» Exercise requirements
Using the data beneath this instruction, retype only the lines from the one that contains "Let q(l, b)" down to the one that contains "Let 3*a(n) = g(b(p(-5)))/n, 3*(Z(V)", both included, exactly as they appear.

----- Data in this exercise -----

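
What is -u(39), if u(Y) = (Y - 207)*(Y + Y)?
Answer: 13104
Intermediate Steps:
u(Y) = 2*Y*(-207 + Y) (u(Y) = (-207 + Y)*(2*Y) = 2*Y*(-207 + Y))
-u(39) = -2*39*(-207 + 39) = -2*39*(-168) = -1*(-13104) = 13104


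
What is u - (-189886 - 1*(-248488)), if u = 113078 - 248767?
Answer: -194291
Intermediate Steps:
u = -135689
u - (-189886 - 1*(-248488)) = -135689 - (-189886 - 1*(-248488)) = -135689 - (-189886 + 248488) = -135689 - 1*58602 = -135689 - 58602 = -194291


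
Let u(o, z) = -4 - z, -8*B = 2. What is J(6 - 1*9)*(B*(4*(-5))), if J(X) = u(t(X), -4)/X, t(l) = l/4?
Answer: 0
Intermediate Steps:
B = -1/4 (B = -1/8*2 = -1/4 ≈ -0.25000)
t(l) = l/4 (t(l) = l*(1/4) = l/4)
J(X) = 0 (J(X) = (-4 - 1*(-4))/X = (-4 + 4)/X = 0/X = 0)
J(6 - 1*9)*(B*(4*(-5))) = 0*(-(-5)) = 0*(-1/4*(-20)) = 0*5 = 0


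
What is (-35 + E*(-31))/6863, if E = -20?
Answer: 585/6863 ≈ 0.085240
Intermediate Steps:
(-35 + E*(-31))/6863 = (-35 - 20*(-31))/6863 = (-35 + 620)*(1/6863) = 585*(1/6863) = 585/6863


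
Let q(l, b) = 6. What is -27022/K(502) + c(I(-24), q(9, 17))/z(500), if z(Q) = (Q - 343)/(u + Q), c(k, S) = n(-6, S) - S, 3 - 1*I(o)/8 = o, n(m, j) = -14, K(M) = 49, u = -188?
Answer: -4548214/7693 ≈ -591.21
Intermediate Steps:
I(o) = 24 - 8*o
c(k, S) = -14 - S
z(Q) = (-343 + Q)/(-188 + Q) (z(Q) = (Q - 343)/(-188 + Q) = (-343 + Q)/(-188 + Q))
-27022/K(502) + c(I(-24), q(9, 17))/z(500) = -27022/49 + (-14 - 1*6)/(((-343 + 500)/(-188 + 500))) = -27022*1/49 + (-14 - 6)/((157/312)) = -27022/49 - 20/((1/312)*157) = -27022/49 - 20/157/312 = -27022/49 - 20*312/157 = -27022/49 - 6240/157 = -4548214/7693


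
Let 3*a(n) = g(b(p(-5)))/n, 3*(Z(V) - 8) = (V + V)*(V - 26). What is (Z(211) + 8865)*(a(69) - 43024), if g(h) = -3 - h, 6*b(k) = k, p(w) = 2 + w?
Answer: -1864714291349/1242 ≈ -1.5014e+9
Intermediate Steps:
b(k) = k/6
Z(V) = 8 + 2*V*(-26 + V)/3 (Z(V) = 8 + ((V + V)*(V - 26))/3 = 8 + ((2*V)*(-26 + V))/3 = 8 + (2*V*(-26 + V))/3 = 8 + 2*V*(-26 + V)/3)
a(n) = -5/(6*n) (a(n) = ((-3 - (2 - 5)/6)/n)/3 = ((-3 - (-3)/6)/n)/3 = ((-3 - 1*(-1/2))/n)/3 = ((-3 + 1/2)/n)/3 = (-5/(2*n))/3 = -5/(6*n))
(Z(211) + 8865)*(a(69) - 43024) = ((8 - 52/3*211 + (2/3)*211**2) + 8865)*(-5/6/69 - 43024) = ((8 - 10972/3 + (2/3)*44521) + 8865)*(-5/6*1/69 - 43024) = ((8 - 10972/3 + 89042/3) + 8865)*(-5/414 - 43024) = (78094/3 + 8865)*(-17811941/414) = (104689/3)*(-17811941/414) = -1864714291349/1242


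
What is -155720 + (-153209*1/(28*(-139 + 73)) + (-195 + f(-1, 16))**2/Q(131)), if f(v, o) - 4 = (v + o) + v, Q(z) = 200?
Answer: -128271371/825 ≈ -1.5548e+5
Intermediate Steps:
f(v, o) = 4 + o + 2*v (f(v, o) = 4 + ((v + o) + v) = 4 + ((o + v) + v) = 4 + (o + 2*v) = 4 + o + 2*v)
-155720 + (-153209*1/(28*(-139 + 73)) + (-195 + f(-1, 16))**2/Q(131)) = -155720 + (-153209*1/(28*(-139 + 73)) + (-195 + (4 + 16 + 2*(-1)))**2/200) = -155720 + (-153209/(28*(-66)) + (-195 + (4 + 16 - 2))**2*(1/200)) = -155720 + (-153209/(-1848) + (-195 + 18)**2*(1/200)) = -155720 + (-153209*(-1/1848) + (-177)**2*(1/200)) = -155720 + (21887/264 + 31329*(1/200)) = -155720 + (21887/264 + 31329/200) = -155720 + 197629/825 = -128271371/825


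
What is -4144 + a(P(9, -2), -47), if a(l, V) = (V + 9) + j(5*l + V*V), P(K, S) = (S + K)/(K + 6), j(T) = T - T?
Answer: -4182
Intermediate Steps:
j(T) = 0
P(K, S) = (K + S)/(6 + K)
a(l, V) = 9 + V (a(l, V) = (V + 9) + 0 = (9 + V) + 0 = 9 + V)
-4144 + a(P(9, -2), -47) = -4144 + (9 - 47) = -4144 - 38 = -4182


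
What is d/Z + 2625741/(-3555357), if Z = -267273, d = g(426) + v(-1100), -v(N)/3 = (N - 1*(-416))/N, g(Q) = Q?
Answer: -21489649622776/29035445127975 ≈ -0.74012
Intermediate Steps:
v(N) = -3*(416 + N)/N (v(N) = -3*(N - 1*(-416))/N = -3*(N + 416)/N = -3*(416 + N)/N)
d = 116637/275 (d = 426 + (-3 - 1248/(-1100)) = 426 + (-3 - 1248*(-1/1100)) = 426 + (-3 + 312/275) = 426 - 513/275 = 116637/275 ≈ 424.13)
d/Z + 2625741/(-3555357) = (116637/275)/(-267273) + 2625741/(-3555357) = (116637/275)*(-1/267273) + 2625741*(-1/3555357) = -38879/24500025 - 875247/1185119 = -21489649622776/29035445127975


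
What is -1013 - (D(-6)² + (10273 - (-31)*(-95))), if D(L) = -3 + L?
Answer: -8422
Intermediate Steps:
-1013 - (D(-6)² + (10273 - (-31)*(-95))) = -1013 - ((-3 - 6)² + (10273 - (-31)*(-95))) = -1013 - ((-9)² + (10273 - 1*2945)) = -1013 - (81 + (10273 - 2945)) = -1013 - (81 + 7328) = -1013 - 1*7409 = -1013 - 7409 = -8422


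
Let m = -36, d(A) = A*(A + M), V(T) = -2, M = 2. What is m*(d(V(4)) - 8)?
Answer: 288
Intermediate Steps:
d(A) = A*(2 + A) (d(A) = A*(A + 2) = A*(2 + A))
m*(d(V(4)) - 8) = -36*(-2*(2 - 2) - 8) = -36*(-2*0 - 8) = -36*(0 - 8) = -36*(-8) = 288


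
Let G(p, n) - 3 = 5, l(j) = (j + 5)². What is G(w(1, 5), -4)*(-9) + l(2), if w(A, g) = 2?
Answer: -23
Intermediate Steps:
l(j) = (5 + j)²
G(p, n) = 8 (G(p, n) = 3 + 5 = 8)
G(w(1, 5), -4)*(-9) + l(2) = 8*(-9) + (5 + 2)² = -72 + 7² = -72 + 49 = -23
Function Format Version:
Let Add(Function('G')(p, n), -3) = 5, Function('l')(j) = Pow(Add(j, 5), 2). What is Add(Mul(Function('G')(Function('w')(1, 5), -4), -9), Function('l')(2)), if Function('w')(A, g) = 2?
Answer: -23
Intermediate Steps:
Function('l')(j) = Pow(Add(5, j), 2)
Function('G')(p, n) = 8 (Function('G')(p, n) = Add(3, 5) = 8)
Add(Mul(Function('G')(Function('w')(1, 5), -4), -9), Function('l')(2)) = Add(Mul(8, -9), Pow(Add(5, 2), 2)) = Add(-72, Pow(7, 2)) = Add(-72, 49) = -23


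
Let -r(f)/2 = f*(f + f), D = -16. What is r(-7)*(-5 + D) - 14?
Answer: 4102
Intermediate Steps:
r(f) = -4*f² (r(f) = -2*f*(f + f) = -2*f*2*f = -4*f²)
r(-7)*(-5 + D) - 14 = (-4*(-7)²)*(-5 - 16) - 14 = -4*49*(-21) - 14 = -196*(-21) - 14 = 4116 - 14 = 4102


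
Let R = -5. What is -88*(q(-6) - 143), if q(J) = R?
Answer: 13024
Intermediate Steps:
q(J) = -5
-88*(q(-6) - 143) = -88*(-5 - 143) = -88*(-148) = 13024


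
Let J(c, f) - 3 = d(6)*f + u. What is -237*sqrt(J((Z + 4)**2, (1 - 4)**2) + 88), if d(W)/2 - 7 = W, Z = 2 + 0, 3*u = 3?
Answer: -237*sqrt(326) ≈ -4279.1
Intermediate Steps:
u = 1 (u = (1/3)*3 = 1)
Z = 2
d(W) = 14 + 2*W
J(c, f) = 4 + 26*f (J(c, f) = 3 + ((14 + 2*6)*f + 1) = 3 + ((14 + 12)*f + 1) = 3 + (26*f + 1) = 3 + (1 + 26*f) = 4 + 26*f)
-237*sqrt(J((Z + 4)**2, (1 - 4)**2) + 88) = -237*sqrt((4 + 26*(1 - 4)**2) + 88) = -237*sqrt((4 + 26*(-3)**2) + 88) = -237*sqrt((4 + 26*9) + 88) = -237*sqrt((4 + 234) + 88) = -237*sqrt(238 + 88) = -237*sqrt(326)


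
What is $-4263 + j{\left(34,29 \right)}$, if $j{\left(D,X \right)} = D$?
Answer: $-4229$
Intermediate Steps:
$-4263 + j{\left(34,29 \right)} = -4263 + 34 = -4229$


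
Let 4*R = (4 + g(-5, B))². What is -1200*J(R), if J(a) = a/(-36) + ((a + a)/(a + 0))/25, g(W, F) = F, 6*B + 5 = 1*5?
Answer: 112/3 ≈ 37.333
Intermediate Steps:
B = 0 (B = -⅚ + (1*5)/6 = -⅚ + (⅙)*5 = -⅚ + ⅚ = 0)
R = 4 (R = (4 + 0)²/4 = (¼)*4² = (¼)*16 = 4)
J(a) = 2/25 - a/36 (J(a) = a*(-1/36) + ((2*a)/a)*(1/25) = -a/36 + 2*(1/25) = -a/36 + 2/25 = 2/25 - a/36)
-1200*J(R) = -1200*(2/25 - 1/36*4) = -1200*(2/25 - ⅑) = -1200*(-7/225) = 112/3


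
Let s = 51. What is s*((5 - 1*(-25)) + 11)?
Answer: 2091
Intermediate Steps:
s*((5 - 1*(-25)) + 11) = 51*((5 - 1*(-25)) + 11) = 51*((5 + 25) + 11) = 51*(30 + 11) = 51*41 = 2091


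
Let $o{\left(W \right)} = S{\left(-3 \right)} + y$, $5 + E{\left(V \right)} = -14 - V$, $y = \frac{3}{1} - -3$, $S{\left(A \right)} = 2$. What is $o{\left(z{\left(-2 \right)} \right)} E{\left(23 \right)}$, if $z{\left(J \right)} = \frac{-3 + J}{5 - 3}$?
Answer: $-336$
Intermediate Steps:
$z{\left(J \right)} = - \frac{3}{2} + \frac{J}{2}$ ($z{\left(J \right)} = \frac{-3 + J}{2} = \left(-3 + J\right) \frac{1}{2} = - \frac{3}{2} + \frac{J}{2}$)
$y = 6$ ($y = 3 \cdot 1 + 3 = 3 + 3 = 6$)
$E{\left(V \right)} = -19 - V$ ($E{\left(V \right)} = -5 - \left(14 + V\right) = -19 - V$)
$o{\left(W \right)} = 8$ ($o{\left(W \right)} = 2 + 6 = 8$)
$o{\left(z{\left(-2 \right)} \right)} E{\left(23 \right)} = 8 \left(-19 - 23\right) = 8 \left(-42\right) = -336$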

-----

» Finished exercise
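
Let q(l, b) = 6. What is -27022/K(502) + c(I(-24), q(9, 17))/z(500), if z(Q) = (Q - 343)/(u + Q), c(k, S) = n(-6, S) - S, 3 - 1*I(o)/8 = o, n(m, j) = -14, K(M) = 49, u = -188?
Answer: -4548214/7693 ≈ -591.21
Intermediate Steps:
I(o) = 24 - 8*o
c(k, S) = -14 - S
z(Q) = (-343 + Q)/(-188 + Q) (z(Q) = (Q - 343)/(-188 + Q) = (-343 + Q)/(-188 + Q))
-27022/K(502) + c(I(-24), q(9, 17))/z(500) = -27022/49 + (-14 - 1*6)/(((-343 + 500)/(-188 + 500))) = -27022*1/49 + (-14 - 6)/((157/312)) = -27022/49 - 20/((1/312)*157) = -27022/49 - 20/157/312 = -27022/49 - 20*312/157 = -27022/49 - 6240/157 = -4548214/7693


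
Let 3*a(n) = g(b(p(-5)))/n, 3*(Z(V) - 8) = (V + V)*(V - 26). What is (Z(211) + 8865)*(a(69) - 43024), if g(h) = -3 - h, 6*b(k) = k, p(w) = 2 + w?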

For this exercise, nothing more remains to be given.